▸ EXERCISE GOAL:
Return every line from the one with "State the integral, boundary" through the one with "11,…,42, keeping m", inclusive, exactly as it appears below.

▸ EXTRACTED ENTRIES:

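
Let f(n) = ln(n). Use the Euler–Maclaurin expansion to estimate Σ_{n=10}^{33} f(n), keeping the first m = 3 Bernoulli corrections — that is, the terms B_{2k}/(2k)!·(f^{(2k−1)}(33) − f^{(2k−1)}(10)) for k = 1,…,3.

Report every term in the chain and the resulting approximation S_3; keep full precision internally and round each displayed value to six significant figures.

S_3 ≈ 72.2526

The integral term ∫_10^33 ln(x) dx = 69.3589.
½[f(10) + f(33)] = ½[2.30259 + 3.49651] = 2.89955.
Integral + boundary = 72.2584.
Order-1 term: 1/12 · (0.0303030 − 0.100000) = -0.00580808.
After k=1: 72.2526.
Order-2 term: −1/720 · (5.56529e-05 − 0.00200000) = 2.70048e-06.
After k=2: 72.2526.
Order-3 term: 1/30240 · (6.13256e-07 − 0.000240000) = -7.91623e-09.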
...
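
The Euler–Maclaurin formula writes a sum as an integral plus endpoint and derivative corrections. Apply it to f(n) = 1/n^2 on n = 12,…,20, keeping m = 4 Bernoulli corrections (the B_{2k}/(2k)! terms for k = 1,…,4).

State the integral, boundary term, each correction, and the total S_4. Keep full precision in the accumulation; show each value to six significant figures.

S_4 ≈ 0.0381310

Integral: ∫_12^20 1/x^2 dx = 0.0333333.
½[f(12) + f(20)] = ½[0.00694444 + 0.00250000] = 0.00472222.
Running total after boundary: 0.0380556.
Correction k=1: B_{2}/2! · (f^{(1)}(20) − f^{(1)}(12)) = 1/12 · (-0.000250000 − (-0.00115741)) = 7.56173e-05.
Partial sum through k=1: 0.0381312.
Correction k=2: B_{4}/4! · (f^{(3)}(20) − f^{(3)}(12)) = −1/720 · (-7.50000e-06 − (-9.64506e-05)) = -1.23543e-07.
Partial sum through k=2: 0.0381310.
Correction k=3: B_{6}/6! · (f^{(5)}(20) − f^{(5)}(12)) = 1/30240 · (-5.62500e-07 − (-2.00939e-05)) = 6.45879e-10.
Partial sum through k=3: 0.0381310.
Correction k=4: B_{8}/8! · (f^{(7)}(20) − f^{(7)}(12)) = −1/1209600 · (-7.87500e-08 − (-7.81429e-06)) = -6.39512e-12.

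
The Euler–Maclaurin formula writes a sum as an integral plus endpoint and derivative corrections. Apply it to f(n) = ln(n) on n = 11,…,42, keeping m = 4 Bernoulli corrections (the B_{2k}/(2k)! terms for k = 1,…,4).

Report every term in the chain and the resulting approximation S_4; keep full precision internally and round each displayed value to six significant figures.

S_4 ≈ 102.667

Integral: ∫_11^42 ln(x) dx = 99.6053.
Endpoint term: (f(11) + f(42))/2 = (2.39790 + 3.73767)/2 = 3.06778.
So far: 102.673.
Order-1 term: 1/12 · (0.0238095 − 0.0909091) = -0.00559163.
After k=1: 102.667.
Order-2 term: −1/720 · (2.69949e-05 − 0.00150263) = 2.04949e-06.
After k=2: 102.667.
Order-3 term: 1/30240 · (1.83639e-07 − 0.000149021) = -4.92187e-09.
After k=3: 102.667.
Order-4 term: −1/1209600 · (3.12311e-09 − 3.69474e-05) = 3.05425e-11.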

▸ RESULT:
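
State the integral, boundary term, each correction, and the total S_4. Keep full precision in the accumulation; show each value to six significant figures.

S_4 ≈ 0.0381310

Integral: ∫_12^20 1/x^2 dx = 0.0333333.
½[f(12) + f(20)] = ½[0.00694444 + 0.00250000] = 0.00472222.
Running total after boundary: 0.0380556.
Correction k=1: B_{2}/2! · (f^{(1)}(20) − f^{(1)}(12)) = 1/12 · (-0.000250000 − (-0.00115741)) = 7.56173e-05.
Partial sum through k=1: 0.0381312.
Correction k=2: B_{4}/4! · (f^{(3)}(20) − f^{(3)}(12)) = −1/720 · (-7.50000e-06 − (-9.64506e-05)) = -1.23543e-07.
Partial sum through k=2: 0.0381310.
Correction k=3: B_{6}/6! · (f^{(5)}(20) − f^{(5)}(12)) = 1/30240 · (-5.62500e-07 − (-2.00939e-05)) = 6.45879e-10.
Partial sum through k=3: 0.0381310.
Correction k=4: B_{8}/8! · (f^{(7)}(20) − f^{(7)}(12)) = −1/1209600 · (-7.87500e-08 − (-7.81429e-06)) = -6.39512e-12.

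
The Euler–Maclaurin formula writes a sum as an integral plus endpoint and derivative corrections. Apply it to f(n) = ln(n) on n = 11,…,42, keeping m = 4 Bernoulli corrections (the B_{2k}/(2k)! terms for k = 1,…,4).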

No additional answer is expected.